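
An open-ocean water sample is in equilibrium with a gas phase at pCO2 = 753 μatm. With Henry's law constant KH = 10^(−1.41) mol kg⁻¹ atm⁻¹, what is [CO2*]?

[CO2*] = 29.3 μmol/kg

KH = 10^(−1.41) = 3.890×10^-2 mol kg⁻¹ atm⁻¹
[CO2*] = KH · pCO2 = 3.890×10^-2 × 753×10^-6 atm = 2.93×10^-5 mol/kg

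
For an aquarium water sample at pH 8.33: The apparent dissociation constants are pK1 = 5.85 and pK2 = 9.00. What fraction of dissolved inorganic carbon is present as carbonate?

α₂ = 1 / (1 + [H⁺]/K2 + [H⁺]²/(K1K2)) = 1 / (1 + 10^+0.67 + 10^-1.81)
   = 1 / (1 + 4.6774 + 0.015488) = 1/5.6928 = 0.1757

α₂ = 0.176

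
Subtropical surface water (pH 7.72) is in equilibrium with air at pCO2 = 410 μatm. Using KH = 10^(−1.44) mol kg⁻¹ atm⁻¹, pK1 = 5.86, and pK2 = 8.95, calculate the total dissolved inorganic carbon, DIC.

[CO2*] = KH · pCO2 = 10^(−1.44) × 410×10^-6 = 1.489×10^-5 mol/kg
α₀ = 1/(1 + K1/[H⁺] + K1K2/[H⁺]²) = 1/(1 + 10^+1.86 + 10^+0.63) = 0.01287
DIC = [CO2*]/α₀ = 1.489×10^-5 / 0.01287 = 1.16 mmol/kg

DIC = 1.16 mmol/kg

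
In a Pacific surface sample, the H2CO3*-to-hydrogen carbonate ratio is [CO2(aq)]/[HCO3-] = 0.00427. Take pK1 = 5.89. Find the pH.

pH = 8.26

From K1 = [H⁺][HCO3-]/[CO2(aq)]:  pH = pK1 − log₁₀([CO2(aq)]/[HCO3-])
log₁₀(0.00427) = -2.370
pH = 5.89 − (-2.370) = 8.26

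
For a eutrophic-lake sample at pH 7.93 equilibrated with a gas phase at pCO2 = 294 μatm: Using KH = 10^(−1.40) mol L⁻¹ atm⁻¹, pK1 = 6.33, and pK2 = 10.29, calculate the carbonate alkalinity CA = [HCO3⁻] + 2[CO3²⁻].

CA = 0.470 mmol/L

[CO2*] = KH · pCO2 = 10^(−1.40) × 294×10^-6 = 1.170×10^-5 mol/L
α₀ = 1/(1 + K1/[H⁺] + K1K2/[H⁺]²) = 1/(1 + 10^+1.60 + 10^-0.76) = 0.02440
DIC = [CO2*]/α₀ = 1.170×10^-5 / 0.02440 = 0.4797 mmol/L
CA = (α₁ + 2α₂)·DIC = (0.9714 + 2×0.004240) × 0.4797 = 0.470 mmol/L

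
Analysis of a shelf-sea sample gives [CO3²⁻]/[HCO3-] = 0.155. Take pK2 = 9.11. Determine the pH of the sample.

From K2 = [H⁺][CO3²⁻]/[HCO3-]:  pH = pK2 + log₁₀([CO3²⁻]/[HCO3-])
log₁₀(0.155) = -0.810
pH = 9.11 + (-0.810) = 8.30

pH = 8.30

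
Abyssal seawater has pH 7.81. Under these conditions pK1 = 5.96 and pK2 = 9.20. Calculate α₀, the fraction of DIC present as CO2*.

α₀ = 0.0134

α₀ = 1 / (1 + K1/[H⁺] + K1K2/[H⁺]²) = 1 / (1 + 10^+1.85 + 10^+0.46)
   = 1 / (1 + 70.795 + 2.8840) = 1/74.679 = 0.01339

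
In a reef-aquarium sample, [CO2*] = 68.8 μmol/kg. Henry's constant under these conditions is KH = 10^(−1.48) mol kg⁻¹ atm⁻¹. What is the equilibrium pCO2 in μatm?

pCO2 = 2080 μatm

KH = 10^(−1.48) = 3.311×10^-2 mol kg⁻¹ atm⁻¹
pCO2 = [CO2*]/KH = 68.8×10^-6 / 3.311×10^-2 = 2.08×10^-3 atm = 2080 μatm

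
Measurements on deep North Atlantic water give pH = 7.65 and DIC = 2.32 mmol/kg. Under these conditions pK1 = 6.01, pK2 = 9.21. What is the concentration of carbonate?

[CO3²⁻] = 0.0608 mmol/kg

α₂ = 1 / (1 + [H⁺]/K2 + [H⁺]²/(K1K2)) = 1 / (1 + 10^+1.56 + 10^-0.08)
   = 1 / (1 + 36.308 + 0.83176) = 1/38.140 = 0.02622
[CO3²⁻] = α₂ × DIC = 0.02622 × 2.32 = 0.0608 mmol/kg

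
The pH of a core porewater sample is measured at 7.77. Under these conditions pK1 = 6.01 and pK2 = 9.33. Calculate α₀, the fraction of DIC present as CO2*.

α₀ = 1 / (1 + K1/[H⁺] + K1K2/[H⁺]²) = 1 / (1 + 10^+1.76 + 10^+0.20)
   = 1 / (1 + 57.544 + 1.5849) = 1/60.129 = 0.01663

α₀ = 0.0166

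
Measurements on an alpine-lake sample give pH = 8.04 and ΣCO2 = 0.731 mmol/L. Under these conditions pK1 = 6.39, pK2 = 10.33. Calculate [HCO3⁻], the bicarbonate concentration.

[HCO3⁻] = 0.711 mmol/L

α₁ = 1 / (1 + [H⁺]/K1 + K2/[H⁺]) = 1 / (1 + 10^-1.65 + 10^-2.29)
   = 1 / (1 + 0.022387 + 0.0051286) = 1/1.0275 = 0.9732
[HCO3⁻] = α₁ × DIC = 0.9732 × 0.731 = 0.711 mmol/L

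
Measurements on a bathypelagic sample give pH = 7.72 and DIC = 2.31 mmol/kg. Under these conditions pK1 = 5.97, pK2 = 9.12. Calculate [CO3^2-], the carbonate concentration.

[CO3²⁻] = 0.0870 mmol/kg

α₂ = 1 / (1 + [H⁺]/K2 + [H⁺]²/(K1K2)) = 1 / (1 + 10^+1.40 + 10^-0.35)
   = 1 / (1 + 25.119 + 0.44668) = 1/26.566 = 0.03764
[CO3²⁻] = α₂ × DIC = 0.03764 × 2.31 = 0.0870 mmol/kg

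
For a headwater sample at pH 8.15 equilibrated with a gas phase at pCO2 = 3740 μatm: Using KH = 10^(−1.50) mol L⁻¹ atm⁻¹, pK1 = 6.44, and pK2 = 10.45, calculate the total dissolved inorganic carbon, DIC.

DIC = 6.21 mmol/L

[CO2*] = KH · pCO2 = 10^(−1.50) × 3740×10^-6 = 1.183×10^-4 mol/L
α₀ = 1/(1 + K1/[H⁺] + K1K2/[H⁺]²) = 1/(1 + 10^+1.71 + 10^-0.59) = 0.01903
DIC = [CO2*]/α₀ = 1.183×10^-4 / 0.01903 = 6.21 mmol/L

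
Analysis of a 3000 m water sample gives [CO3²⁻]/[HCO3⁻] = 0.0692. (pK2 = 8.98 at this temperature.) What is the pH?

pH = 7.82

From K2 = [H⁺][CO3²⁻]/[HCO3⁻]:  pH = pK2 + log₁₀([CO3²⁻]/[HCO3⁻])
log₁₀(0.0692) = -1.160
pH = 8.98 + (-1.160) = 7.82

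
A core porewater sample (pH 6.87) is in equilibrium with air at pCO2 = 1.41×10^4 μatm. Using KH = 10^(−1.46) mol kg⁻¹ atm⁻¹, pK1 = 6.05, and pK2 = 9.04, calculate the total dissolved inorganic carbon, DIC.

[CO2*] = KH · pCO2 = 10^(−1.46) × 1.41×10^4×10^-6 = 4.889×10^-4 mol/kg
α₀ = 1/(1 + K1/[H⁺] + K1K2/[H⁺]²) = 1/(1 + 10^+0.82 + 10^-1.35) = 0.1307
DIC = [CO2*]/α₀ = 4.889×10^-4 / 0.1307 = 3.74 mmol/kg

DIC = 3.74 mmol/kg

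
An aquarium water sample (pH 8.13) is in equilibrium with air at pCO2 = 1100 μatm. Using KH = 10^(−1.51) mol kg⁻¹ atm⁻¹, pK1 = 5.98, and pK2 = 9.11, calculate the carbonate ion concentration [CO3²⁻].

[CO3²⁻] = 0.503 mmol/kg

[CO2*] = KH · pCO2 = 10^(−1.51) × 1100×10^-6 = 3.399×10^-5 mol/kg
α₀ = 1/(1 + K1/[H⁺] + K1K2/[H⁺]²) = 1/(1 + 10^+2.15 + 10^+1.17) = 0.006368
DIC = [CO2*]/α₀ = 3.399×10^-5 / 0.006368 = 5.338 mmol/kg
[CO3²⁻] = α₂·DIC; α₂ = 0.09418, so [CO3²⁻] = 0.09418 × 5.338 = 0.503 mmol/kg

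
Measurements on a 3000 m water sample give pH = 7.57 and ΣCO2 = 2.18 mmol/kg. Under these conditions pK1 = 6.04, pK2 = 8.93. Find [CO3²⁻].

α₂ = 1 / (1 + [H⁺]/K2 + [H⁺]²/(K1K2)) = 1 / (1 + 10^+1.36 + 10^-0.17)
   = 1 / (1 + 22.909 + 0.67608) = 1/24.585 = 0.04068
[CO3²⁻] = α₂ × DIC = 0.04068 × 2.18 = 0.0887 mmol/kg

[CO3²⁻] = 0.0887 mmol/kg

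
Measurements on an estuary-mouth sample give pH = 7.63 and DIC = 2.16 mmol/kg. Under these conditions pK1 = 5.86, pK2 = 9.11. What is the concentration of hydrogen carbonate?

α₁ = 1 / (1 + [H⁺]/K1 + K2/[H⁺]) = 1 / (1 + 10^-1.77 + 10^-1.48)
   = 1 / (1 + 0.016982 + 0.033113) = 1/1.0501 = 0.9523
[HCO3⁻] = α₁ × DIC = 0.9523 × 2.16 = 2.06 mmol/kg

[HCO3⁻] = 2.06 mmol/kg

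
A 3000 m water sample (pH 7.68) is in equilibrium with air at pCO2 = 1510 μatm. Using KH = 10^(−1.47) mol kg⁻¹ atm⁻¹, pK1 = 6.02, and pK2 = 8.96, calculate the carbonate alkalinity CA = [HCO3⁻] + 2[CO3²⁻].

CA = 2.58 mmol/kg

[CO2*] = KH · pCO2 = 10^(−1.47) × 1510×10^-6 = 5.117×10^-5 mol/kg
α₀ = 1/(1 + K1/[H⁺] + K1K2/[H⁺]²) = 1/(1 + 10^+1.66 + 10^+0.38) = 0.02036
DIC = [CO2*]/α₀ = 5.117×10^-5 / 0.02036 = 2.513 mmol/kg
CA = (α₁ + 2α₂)·DIC = (0.9308 + 2×0.04885) × 2.513 = 2.58 mmol/kg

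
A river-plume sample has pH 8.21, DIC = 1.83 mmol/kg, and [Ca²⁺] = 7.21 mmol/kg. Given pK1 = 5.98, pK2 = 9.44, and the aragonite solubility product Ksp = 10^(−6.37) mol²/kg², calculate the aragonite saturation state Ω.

Ω = 1.71

α₂ = 1 / (1 + [H⁺]/K2 + [H⁺]²/(K1K2)) = 1 / (1 + 10^+1.23 + 10^-1.00)
   = 1 / (1 + 16.982 + 0.10000) = 1/18.082 = 0.05530
[CO3²⁻] = α₂ × DIC = 0.05530 × 1.83 = 0.1012 mmol/kg
Ksp = 10^(−6.37) = 4.266×10^-7
Ω = [Ca²⁺][CO3²⁻]/Ksp = (7.21×10^-3)(1.012×10^-4) / 4.266×10^-7 = 1.71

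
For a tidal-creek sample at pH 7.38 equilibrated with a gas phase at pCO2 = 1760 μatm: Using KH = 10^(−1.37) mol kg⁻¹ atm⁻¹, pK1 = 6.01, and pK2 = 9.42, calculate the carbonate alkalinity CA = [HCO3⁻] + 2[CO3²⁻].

CA = 1.79 mmol/kg

[CO2*] = KH · pCO2 = 10^(−1.37) × 1760×10^-6 = 7.508×10^-5 mol/kg
α₀ = 1/(1 + K1/[H⁺] + K1K2/[H⁺]²) = 1/(1 + 10^+1.37 + 10^-0.67) = 0.04056
DIC = [CO2*]/α₀ = 7.508×10^-5 / 0.04056 = 1.851 mmol/kg
CA = (α₁ + 2α₂)·DIC = (0.9508 + 2×0.008671) × 1.851 = 1.79 mmol/kg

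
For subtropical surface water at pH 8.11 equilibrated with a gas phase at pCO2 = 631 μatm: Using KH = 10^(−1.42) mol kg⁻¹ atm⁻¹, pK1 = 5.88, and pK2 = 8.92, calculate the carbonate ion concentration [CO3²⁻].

[CO3²⁻] = 0.631 mmol/kg

[CO2*] = KH · pCO2 = 10^(−1.42) × 631×10^-6 = 2.399×10^-5 mol/kg
α₀ = 1/(1 + K1/[H⁺] + K1K2/[H⁺]²) = 1/(1 + 10^+2.23 + 10^+1.42) = 0.005073
DIC = [CO2*]/α₀ = 2.399×10^-5 / 0.005073 = 4.729 mmol/kg
[CO3²⁻] = α₂·DIC; α₂ = 0.1334, so [CO3²⁻] = 0.1334 × 4.729 = 0.631 mmol/kg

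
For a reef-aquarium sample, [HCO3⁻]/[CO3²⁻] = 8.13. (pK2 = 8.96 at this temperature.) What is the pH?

From K2 = [H⁺][CO3²⁻]/[HCO3⁻]:  pH = pK2 − log₁₀([HCO3⁻]/[CO3²⁻])
log₁₀(8.13) = +0.910
pH = 8.96 − (+0.910) = 8.05

pH = 8.05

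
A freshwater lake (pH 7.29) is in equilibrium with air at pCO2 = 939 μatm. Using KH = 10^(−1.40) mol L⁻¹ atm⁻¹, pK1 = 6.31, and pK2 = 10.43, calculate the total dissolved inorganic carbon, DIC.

DIC = 0.395 mmol/L

[CO2*] = KH · pCO2 = 10^(−1.40) × 939×10^-6 = 3.738×10^-5 mol/L
α₀ = 1/(1 + K1/[H⁺] + K1K2/[H⁺]²) = 1/(1 + 10^+0.98 + 10^-2.16) = 0.09473
DIC = [CO2*]/α₀ = 3.738×10^-5 / 0.09473 = 0.395 mmol/L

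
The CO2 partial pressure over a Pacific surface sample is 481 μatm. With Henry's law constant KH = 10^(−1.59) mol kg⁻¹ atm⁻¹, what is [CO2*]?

[CO2*] = 12.4 μmol/kg

KH = 10^(−1.59) = 2.570×10^-2 mol kg⁻¹ atm⁻¹
[CO2*] = KH · pCO2 = 2.570×10^-2 × 481×10^-6 atm = 1.24×10^-5 mol/kg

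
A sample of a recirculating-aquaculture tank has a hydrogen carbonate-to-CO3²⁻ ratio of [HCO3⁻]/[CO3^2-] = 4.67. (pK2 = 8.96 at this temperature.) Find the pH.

From K2 = [H⁺][CO3^2-]/[HCO3⁻]:  pH = pK2 − log₁₀([HCO3⁻]/[CO3^2-])
log₁₀(4.67) = +0.669
pH = 8.96 − (+0.669) = 8.29

pH = 8.29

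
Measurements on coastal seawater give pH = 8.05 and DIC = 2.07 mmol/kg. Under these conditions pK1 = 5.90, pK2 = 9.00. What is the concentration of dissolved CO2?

[CO2*] = 13.1 μmol/kg

α₀ = 1 / (1 + K1/[H⁺] + K1K2/[H⁺]²) = 1 / (1 + 10^+2.15 + 10^+1.20)
   = 1 / (1 + 141.25 + 15.849) = 1/158.10 = 0.006325
[CO2*] = α₀ × DIC = 0.006325 × 2.07 = 0.0131 mmol/kg = 13.1 μmol/kg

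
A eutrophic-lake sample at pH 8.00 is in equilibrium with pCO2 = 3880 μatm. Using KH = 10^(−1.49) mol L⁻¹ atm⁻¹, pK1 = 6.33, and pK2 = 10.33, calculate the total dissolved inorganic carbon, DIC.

DIC = 6.03 mmol/L

[CO2*] = KH · pCO2 = 10^(−1.49) × 3880×10^-6 = 1.256×10^-4 mol/L
α₀ = 1/(1 + K1/[H⁺] + K1K2/[H⁺]²) = 1/(1 + 10^+1.67 + 10^-0.66) = 0.02084
DIC = [CO2*]/α₀ = 1.256×10^-4 / 0.02084 = 6.03 mmol/L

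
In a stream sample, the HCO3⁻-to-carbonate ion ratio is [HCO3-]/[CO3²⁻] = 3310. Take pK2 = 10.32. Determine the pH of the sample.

From K2 = [H⁺][CO3²⁻]/[HCO3-]:  pH = pK2 − log₁₀([HCO3-]/[CO3²⁻])
log₁₀(3310) = +3.520
pH = 10.32 − (+3.520) = 6.80

pH = 6.80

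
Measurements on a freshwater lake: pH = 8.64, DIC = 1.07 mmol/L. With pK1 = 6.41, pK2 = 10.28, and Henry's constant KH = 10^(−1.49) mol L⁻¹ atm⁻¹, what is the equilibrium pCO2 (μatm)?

α₀ = 1 / (1 + K1/[H⁺] + K1K2/[H⁺]²) = 1 / (1 + 10^+2.23 + 10^+0.59)
   = 1 / (1 + 169.82 + 3.8905) = 1/174.71 = 0.005724
[CO2*] = α₀ × DIC = 0.005724 × 1.07 = 0.006124 mmol/L = 6.124 μmol/L
pCO2 = [CO2*]/KH = 6.124×10^-6 / 3.236×10^-2 = 189 μatm

pCO2 = 189 μatm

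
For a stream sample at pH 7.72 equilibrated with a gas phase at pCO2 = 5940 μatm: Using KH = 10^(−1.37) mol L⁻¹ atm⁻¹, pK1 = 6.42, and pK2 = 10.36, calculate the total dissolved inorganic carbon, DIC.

[CO2*] = KH · pCO2 = 10^(−1.37) × 5940×10^-6 = 2.534×10^-4 mol/L
α₀ = 1/(1 + K1/[H⁺] + K1K2/[H⁺]²) = 1/(1 + 10^+1.30 + 10^-1.34) = 0.04762
DIC = [CO2*]/α₀ = 2.534×10^-4 / 0.04762 = 5.32 mmol/L

DIC = 5.32 mmol/L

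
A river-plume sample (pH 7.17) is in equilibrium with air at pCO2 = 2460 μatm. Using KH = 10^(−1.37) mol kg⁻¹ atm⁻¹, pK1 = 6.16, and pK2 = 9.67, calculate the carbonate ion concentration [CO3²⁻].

[CO2*] = KH · pCO2 = 10^(−1.37) × 2460×10^-6 = 1.049×10^-4 mol/kg
α₀ = 1/(1 + K1/[H⁺] + K1K2/[H⁺]²) = 1/(1 + 10^+1.01 + 10^-1.49) = 0.08877
DIC = [CO2*]/α₀ = 1.049×10^-4 / 0.08877 = 1.182 mmol/kg
[CO3²⁻] = α₂·DIC; α₂ = 0.002872, so [CO3²⁻] = 0.002872 × 1.182 = 0.00340 mmol/kg = 3.40 μmol/kg

[CO3²⁻] = 3.40 μmol/kg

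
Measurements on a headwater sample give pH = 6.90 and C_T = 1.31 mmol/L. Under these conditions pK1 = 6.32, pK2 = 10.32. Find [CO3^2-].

α₂ = 1 / (1 + [H⁺]/K2 + [H⁺]²/(K1K2)) = 1 / (1 + 10^+3.42 + 10^+2.84)
   = 1 / (1 + 2630.3 + 691.83) = 1/3323.1 = 0.0003009
[CO3²⁻] = α₂ × DIC = 0.0003009 × 1.31 = 0.000394 mmol/L = 0.394 μmol/L

[CO3²⁻] = 0.394 μmol/L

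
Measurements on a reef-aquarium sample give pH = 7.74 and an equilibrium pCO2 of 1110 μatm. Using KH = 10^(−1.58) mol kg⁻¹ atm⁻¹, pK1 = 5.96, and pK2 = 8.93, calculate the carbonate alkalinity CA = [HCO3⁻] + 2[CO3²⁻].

CA = 1.99 mmol/kg

[CO2*] = KH · pCO2 = 10^(−1.58) × 1110×10^-6 = 2.920×10^-5 mol/kg
α₀ = 1/(1 + K1/[H⁺] + K1K2/[H⁺]²) = 1/(1 + 10^+1.78 + 10^+0.59) = 0.01535
DIC = [CO2*]/α₀ = 2.920×10^-5 / 0.01535 = 1.902 mmol/kg
CA = (α₁ + 2α₂)·DIC = (0.9249 + 2×0.05972) × 1.902 = 1.99 mmol/kg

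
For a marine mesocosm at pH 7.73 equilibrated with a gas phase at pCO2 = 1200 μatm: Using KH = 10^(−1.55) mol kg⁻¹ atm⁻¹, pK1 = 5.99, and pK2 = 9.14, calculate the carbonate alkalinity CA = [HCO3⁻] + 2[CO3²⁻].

[CO2*] = KH · pCO2 = 10^(−1.55) × 1200×10^-6 = 3.382×10^-5 mol/kg
α₀ = 1/(1 + K1/[H⁺] + K1K2/[H⁺]²) = 1/(1 + 10^+1.74 + 10^+0.33) = 0.01721
DIC = [CO2*]/α₀ = 3.382×10^-5 / 0.01721 = 1.965 mmol/kg
CA = (α₁ + 2α₂)·DIC = (0.9460 + 2×0.03680) × 1.965 = 2.00 mmol/kg

CA = 2.00 mmol/kg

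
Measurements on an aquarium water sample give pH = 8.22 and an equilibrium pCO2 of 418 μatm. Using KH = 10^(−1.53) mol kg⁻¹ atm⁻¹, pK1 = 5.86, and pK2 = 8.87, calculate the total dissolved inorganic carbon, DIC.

DIC = 3.47 mmol/kg

[CO2*] = KH · pCO2 = 10^(−1.53) × 418×10^-6 = 1.234×10^-5 mol/kg
α₀ = 1/(1 + K1/[H⁺] + K1K2/[H⁺]²) = 1/(1 + 10^+2.36 + 10^+1.71) = 0.003554
DIC = [CO2*]/α₀ = 1.234×10^-5 / 0.003554 = 3.47 mmol/kg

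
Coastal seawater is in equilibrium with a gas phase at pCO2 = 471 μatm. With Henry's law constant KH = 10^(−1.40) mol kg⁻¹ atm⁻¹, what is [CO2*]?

KH = 10^(−1.40) = 3.981×10^-2 mol kg⁻¹ atm⁻¹
[CO2*] = KH · pCO2 = 3.981×10^-2 × 471×10^-6 atm = 1.88×10^-5 mol/kg

[CO2*] = 18.8 μmol/kg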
* * * * * * * * *
▶ _Activity_: Retype the lines of the material from the one containing "Coastal seawater is" through the last line, exactly, and give no other lines.

▶ _Worked solution_:
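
Coastal seawater is in equilibrium with a gas phase at pCO2 = 471 μatm. With Henry's law constant KH = 10^(−1.40) mol kg⁻¹ atm⁻¹, what is [CO2*]?

KH = 10^(−1.40) = 3.981×10^-2 mol kg⁻¹ atm⁻¹
[CO2*] = KH · pCO2 = 3.981×10^-2 × 471×10^-6 atm = 1.88×10^-5 mol/kg

[CO2*] = 18.8 μmol/kg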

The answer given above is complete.